Exercise goal: In the entries below, find the line with "[2024-06-23 08:49:45] RESPONSE" and print exactly every line from there up to and including the line with "2024-05-18T12:13:03 | user-service", with no other lines.
══ Data for processing ══
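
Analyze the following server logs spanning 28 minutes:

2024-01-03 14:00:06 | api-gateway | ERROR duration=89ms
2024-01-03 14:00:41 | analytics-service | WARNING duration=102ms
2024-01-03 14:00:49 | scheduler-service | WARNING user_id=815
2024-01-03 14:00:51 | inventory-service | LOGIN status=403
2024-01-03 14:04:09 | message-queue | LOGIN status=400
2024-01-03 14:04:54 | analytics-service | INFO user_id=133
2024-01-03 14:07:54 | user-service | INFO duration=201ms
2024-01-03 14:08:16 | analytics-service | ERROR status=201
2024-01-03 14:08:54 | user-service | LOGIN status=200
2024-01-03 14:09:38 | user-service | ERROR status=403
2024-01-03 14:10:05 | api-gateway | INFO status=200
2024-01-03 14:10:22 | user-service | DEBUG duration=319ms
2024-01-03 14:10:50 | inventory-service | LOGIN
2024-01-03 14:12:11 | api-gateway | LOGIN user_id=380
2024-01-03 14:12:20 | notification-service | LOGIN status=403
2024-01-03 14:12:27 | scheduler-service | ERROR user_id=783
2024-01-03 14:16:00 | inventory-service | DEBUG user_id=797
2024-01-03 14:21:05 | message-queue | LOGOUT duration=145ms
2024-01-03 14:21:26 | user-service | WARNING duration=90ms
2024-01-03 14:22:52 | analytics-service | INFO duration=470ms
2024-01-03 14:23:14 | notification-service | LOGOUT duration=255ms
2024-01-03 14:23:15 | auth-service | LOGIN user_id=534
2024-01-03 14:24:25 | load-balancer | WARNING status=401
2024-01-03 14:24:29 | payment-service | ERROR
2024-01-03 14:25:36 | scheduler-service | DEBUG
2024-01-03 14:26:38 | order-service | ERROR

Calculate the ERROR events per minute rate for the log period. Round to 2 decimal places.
0.21

To calculate the rate:

1. Count total ERROR events: 6
2. Total time period: 28 minutes
3. Rate = 6 / 28 = 0.21 events per minute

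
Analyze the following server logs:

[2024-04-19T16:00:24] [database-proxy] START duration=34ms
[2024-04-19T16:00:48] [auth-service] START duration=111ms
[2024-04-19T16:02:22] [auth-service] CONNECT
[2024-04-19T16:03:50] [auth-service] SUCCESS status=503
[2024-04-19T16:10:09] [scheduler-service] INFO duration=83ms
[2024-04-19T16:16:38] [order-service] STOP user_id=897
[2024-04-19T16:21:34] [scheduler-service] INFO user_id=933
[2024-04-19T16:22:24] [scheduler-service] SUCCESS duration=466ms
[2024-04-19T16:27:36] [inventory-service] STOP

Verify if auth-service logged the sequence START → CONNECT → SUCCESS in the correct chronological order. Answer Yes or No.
Yes

To verify sequence order:

1. Find all events in sequence START → CONNECT → SUCCESS for auth-service
2. Extract their timestamps
3. Check if timestamps are in ascending order
4. Result: Yes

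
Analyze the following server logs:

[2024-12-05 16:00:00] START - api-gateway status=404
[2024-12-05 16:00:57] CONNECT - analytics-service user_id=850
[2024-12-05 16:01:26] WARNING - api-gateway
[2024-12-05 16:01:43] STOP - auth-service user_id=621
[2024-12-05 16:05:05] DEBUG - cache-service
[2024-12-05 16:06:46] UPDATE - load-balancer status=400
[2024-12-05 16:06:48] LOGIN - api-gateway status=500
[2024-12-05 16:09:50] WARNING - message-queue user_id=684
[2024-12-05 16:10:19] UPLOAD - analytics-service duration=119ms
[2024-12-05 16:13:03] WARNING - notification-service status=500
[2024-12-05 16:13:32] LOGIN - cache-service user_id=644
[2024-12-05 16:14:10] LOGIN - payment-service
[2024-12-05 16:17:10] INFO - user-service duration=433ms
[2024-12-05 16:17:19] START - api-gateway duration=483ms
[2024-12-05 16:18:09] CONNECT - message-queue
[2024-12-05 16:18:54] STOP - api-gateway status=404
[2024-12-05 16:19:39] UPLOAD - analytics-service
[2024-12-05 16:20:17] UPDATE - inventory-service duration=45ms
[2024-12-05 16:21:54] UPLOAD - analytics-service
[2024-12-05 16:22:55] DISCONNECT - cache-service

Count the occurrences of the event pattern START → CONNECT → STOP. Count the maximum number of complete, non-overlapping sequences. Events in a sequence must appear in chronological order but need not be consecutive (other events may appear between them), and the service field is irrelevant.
2

To count sequences:

1. Look for pattern: START → CONNECT → STOP
2. Greedily scan the log in chronological order, matching each sequence element in turn (ignoring service)
3. Each time the full pattern completes, increment the count and restart matching from the next event
4. Complete non-overlapping sequences found: 2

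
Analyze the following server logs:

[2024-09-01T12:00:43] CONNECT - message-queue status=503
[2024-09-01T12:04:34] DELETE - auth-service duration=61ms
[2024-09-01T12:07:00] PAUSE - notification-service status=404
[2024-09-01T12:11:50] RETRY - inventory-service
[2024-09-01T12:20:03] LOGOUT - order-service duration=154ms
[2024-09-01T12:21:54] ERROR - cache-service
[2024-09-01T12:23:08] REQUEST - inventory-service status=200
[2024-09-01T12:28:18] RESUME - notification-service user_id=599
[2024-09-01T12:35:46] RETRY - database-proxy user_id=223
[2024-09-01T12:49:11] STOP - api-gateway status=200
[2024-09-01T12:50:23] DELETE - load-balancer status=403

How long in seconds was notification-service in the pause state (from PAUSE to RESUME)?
1278

To calculate state duration:

1. Find PAUSE event for notification-service: 2024-09-01T12:07:00
2. Find RESUME event for notification-service: 2024-09-01T12:28:18
3. Calculate duration: 2024-09-01T12:28:18 - 2024-09-01T12:07:00 = 1278 seconds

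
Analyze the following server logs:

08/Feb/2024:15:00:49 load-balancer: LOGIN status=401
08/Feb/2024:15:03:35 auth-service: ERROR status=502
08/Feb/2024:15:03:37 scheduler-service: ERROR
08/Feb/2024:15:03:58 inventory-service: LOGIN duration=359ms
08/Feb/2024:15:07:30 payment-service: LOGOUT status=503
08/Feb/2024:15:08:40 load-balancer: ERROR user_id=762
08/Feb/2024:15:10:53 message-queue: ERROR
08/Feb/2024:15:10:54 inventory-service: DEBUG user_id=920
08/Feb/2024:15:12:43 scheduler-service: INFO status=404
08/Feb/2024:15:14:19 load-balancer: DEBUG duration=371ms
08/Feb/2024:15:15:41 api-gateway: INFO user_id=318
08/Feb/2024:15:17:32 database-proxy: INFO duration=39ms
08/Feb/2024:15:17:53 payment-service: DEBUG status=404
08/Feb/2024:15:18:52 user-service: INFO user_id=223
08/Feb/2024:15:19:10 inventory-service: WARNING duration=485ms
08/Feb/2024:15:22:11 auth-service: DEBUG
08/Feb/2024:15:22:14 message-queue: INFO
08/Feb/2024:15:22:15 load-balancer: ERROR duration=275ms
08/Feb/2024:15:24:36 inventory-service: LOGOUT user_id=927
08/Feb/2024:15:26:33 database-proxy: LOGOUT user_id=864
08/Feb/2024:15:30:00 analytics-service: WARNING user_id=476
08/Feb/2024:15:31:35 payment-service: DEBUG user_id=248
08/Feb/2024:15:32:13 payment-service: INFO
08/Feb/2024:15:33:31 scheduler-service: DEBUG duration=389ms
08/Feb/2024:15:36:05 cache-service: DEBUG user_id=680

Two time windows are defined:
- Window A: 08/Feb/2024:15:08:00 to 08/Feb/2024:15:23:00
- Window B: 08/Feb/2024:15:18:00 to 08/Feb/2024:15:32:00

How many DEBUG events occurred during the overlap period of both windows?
1

To find overlap events:

1. Window A: 08/Feb/2024:15:08:00 to 08/Feb/2024:15:23:00
2. Window B: 08/Feb/2024:15:18:00 to 08/Feb/2024:15:32:00
3. Overlap period: 08/Feb/2024:15:18:00 to 08/Feb/2024:15:23:00
4. Count DEBUG events in overlap: 1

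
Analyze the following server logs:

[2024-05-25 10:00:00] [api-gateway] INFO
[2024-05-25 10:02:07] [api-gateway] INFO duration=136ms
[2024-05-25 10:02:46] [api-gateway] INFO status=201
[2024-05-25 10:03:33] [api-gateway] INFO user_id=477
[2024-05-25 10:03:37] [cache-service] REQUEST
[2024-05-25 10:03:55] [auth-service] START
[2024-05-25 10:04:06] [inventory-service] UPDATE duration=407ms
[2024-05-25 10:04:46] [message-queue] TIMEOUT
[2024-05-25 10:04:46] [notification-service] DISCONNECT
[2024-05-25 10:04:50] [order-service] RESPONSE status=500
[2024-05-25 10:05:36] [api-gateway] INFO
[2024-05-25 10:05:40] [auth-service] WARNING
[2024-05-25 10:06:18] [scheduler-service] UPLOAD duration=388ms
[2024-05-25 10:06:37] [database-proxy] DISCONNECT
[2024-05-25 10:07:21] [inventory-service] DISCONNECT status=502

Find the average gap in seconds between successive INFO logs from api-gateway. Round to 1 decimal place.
84.0

To calculate average interval:

1. Find all INFO events for api-gateway in order
2. Calculate time gaps between consecutive events
3. Compute mean of gaps: 336 / 4 = 84.0 seconds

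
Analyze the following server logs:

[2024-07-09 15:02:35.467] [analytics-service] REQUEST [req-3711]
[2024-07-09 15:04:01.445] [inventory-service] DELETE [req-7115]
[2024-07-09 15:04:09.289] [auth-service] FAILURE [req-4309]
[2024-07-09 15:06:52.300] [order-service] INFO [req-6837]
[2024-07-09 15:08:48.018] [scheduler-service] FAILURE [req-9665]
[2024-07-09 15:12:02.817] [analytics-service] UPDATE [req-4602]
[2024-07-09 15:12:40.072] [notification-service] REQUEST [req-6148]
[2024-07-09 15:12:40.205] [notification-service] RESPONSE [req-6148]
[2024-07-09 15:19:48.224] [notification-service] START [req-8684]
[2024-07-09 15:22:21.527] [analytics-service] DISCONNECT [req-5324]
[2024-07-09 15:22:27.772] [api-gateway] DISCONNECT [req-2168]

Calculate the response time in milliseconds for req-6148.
133

To calculate latency:

1. Find REQUEST with id req-6148: 2024-07-09 15:12:40.072
2. Find RESPONSE with id req-6148: 2024-07-09 15:12:40.205
3. Latency: 2024-07-09 15:12:40.205 - 2024-07-09 15:12:40.072 = 133ms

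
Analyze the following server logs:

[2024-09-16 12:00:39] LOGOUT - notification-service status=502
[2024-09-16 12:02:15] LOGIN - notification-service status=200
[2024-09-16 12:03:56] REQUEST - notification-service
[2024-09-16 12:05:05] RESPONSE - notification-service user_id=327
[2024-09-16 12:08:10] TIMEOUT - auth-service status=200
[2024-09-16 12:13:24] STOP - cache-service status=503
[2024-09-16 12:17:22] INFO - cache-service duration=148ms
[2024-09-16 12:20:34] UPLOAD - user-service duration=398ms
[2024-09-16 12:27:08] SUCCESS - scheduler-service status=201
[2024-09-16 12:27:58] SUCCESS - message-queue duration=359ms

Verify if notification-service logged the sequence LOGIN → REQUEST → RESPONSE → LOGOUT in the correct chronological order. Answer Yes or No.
No

To verify sequence order:

1. Find all events in sequence LOGIN → REQUEST → RESPONSE → LOGOUT for notification-service
2. Extract their timestamps
3. Check if timestamps are in ascending order
4. Result: No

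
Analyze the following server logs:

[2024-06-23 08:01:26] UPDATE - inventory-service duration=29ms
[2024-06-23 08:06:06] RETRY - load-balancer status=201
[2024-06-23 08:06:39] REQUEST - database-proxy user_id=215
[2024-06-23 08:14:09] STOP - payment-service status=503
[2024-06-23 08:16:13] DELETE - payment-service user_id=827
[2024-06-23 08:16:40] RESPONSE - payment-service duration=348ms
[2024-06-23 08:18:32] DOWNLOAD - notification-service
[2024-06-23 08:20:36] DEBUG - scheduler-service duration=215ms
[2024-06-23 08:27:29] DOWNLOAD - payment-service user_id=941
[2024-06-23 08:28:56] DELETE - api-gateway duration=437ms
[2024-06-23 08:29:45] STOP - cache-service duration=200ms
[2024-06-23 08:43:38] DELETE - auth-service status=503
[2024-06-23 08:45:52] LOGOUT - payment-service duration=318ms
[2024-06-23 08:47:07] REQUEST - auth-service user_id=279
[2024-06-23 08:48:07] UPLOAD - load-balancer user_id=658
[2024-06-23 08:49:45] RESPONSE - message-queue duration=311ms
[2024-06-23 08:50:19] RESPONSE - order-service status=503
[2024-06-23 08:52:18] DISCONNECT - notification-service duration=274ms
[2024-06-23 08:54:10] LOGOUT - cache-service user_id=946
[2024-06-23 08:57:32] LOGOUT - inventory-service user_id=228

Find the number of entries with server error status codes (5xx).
3

To find matching entries:

1. Pattern to match: server error status codes (5xx)
2. Scan each log entry for the pattern
3. Count matches: 3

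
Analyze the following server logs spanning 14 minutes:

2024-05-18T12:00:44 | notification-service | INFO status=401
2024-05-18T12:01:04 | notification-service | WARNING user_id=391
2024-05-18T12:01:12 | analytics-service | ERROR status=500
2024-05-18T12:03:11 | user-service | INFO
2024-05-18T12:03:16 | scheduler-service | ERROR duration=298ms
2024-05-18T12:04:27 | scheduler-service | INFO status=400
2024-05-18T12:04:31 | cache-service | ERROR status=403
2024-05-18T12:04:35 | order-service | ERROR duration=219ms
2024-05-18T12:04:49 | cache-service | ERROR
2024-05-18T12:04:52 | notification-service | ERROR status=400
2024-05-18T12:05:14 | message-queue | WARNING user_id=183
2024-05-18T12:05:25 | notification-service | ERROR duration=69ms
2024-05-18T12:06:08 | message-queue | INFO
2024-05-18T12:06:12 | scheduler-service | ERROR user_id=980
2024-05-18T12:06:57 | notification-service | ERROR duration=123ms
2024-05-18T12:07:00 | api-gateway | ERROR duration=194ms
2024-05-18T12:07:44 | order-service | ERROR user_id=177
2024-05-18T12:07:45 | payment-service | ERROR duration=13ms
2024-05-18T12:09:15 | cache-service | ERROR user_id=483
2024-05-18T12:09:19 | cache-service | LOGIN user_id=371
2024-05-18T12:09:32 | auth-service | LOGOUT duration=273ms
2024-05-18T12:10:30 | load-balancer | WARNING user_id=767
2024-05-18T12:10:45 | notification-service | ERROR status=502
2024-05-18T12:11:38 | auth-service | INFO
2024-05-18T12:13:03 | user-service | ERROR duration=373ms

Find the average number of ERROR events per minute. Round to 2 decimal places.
1.07

To calculate the rate:

1. Count total ERROR events: 15
2. Total time period: 14 minutes
3. Rate = 15 / 14 = 1.07 events per minute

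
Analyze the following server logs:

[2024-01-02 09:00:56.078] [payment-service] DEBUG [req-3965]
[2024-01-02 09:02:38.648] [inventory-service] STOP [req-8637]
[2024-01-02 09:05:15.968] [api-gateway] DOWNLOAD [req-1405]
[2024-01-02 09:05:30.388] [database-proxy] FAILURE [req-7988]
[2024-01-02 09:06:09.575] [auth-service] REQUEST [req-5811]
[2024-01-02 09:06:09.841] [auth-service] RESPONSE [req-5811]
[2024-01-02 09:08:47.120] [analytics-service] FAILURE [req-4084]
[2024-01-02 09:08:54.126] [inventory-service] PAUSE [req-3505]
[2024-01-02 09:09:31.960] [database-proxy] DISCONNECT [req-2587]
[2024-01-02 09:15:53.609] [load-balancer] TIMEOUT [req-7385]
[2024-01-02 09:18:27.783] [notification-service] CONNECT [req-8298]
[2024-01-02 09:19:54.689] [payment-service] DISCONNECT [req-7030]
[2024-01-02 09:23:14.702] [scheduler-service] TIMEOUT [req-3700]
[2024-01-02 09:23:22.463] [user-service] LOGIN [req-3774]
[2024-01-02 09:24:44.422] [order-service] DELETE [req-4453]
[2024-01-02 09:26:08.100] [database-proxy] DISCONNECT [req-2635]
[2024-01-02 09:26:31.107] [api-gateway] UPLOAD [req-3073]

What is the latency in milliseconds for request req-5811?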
═══
Finished exercise:
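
[2024-06-23 08:49:45] RESPONSE - message-queue duration=311ms
[2024-06-23 08:50:19] RESPONSE - order-service status=503
[2024-06-23 08:52:18] DISCONNECT - notification-service duration=274ms
[2024-06-23 08:54:10] LOGOUT - cache-service user_id=946
[2024-06-23 08:57:32] LOGOUT - inventory-service user_id=228

Find the number of entries with server error status codes (5xx).
3

To find matching entries:

1. Pattern to match: server error status codes (5xx)
2. Scan each log entry for the pattern
3. Count matches: 3

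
Analyze the following server logs spanning 14 minutes:

2024-05-18T12:00:44 | notification-service | INFO status=401
2024-05-18T12:01:04 | notification-service | WARNING user_id=391
2024-05-18T12:01:12 | analytics-service | ERROR status=500
2024-05-18T12:03:11 | user-service | INFO
2024-05-18T12:03:16 | scheduler-service | ERROR duration=298ms
2024-05-18T12:04:27 | scheduler-service | INFO status=400
2024-05-18T12:04:31 | cache-service | ERROR status=403
2024-05-18T12:04:35 | order-service | ERROR duration=219ms
2024-05-18T12:04:49 | cache-service | ERROR
2024-05-18T12:04:52 | notification-service | ERROR status=400
2024-05-18T12:05:14 | message-queue | WARNING user_id=183
2024-05-18T12:05:25 | notification-service | ERROR duration=69ms
2024-05-18T12:06:08 | message-queue | INFO
2024-05-18T12:06:12 | scheduler-service | ERROR user_id=980
2024-05-18T12:06:57 | notification-service | ERROR duration=123ms
2024-05-18T12:07:00 | api-gateway | ERROR duration=194ms
2024-05-18T12:07:44 | order-service | ERROR user_id=177
2024-05-18T12:07:45 | payment-service | ERROR duration=13ms
2024-05-18T12:09:15 | cache-service | ERROR user_id=483
2024-05-18T12:09:19 | cache-service | LOGIN user_id=371
2024-05-18T12:09:32 | auth-service | LOGOUT duration=273ms
2024-05-18T12:10:30 | load-balancer | WARNING user_id=767
2024-05-18T12:10:45 | notification-service | ERROR status=502
2024-05-18T12:11:38 | auth-service | INFO
2024-05-18T12:13:03 | user-service | ERROR duration=373ms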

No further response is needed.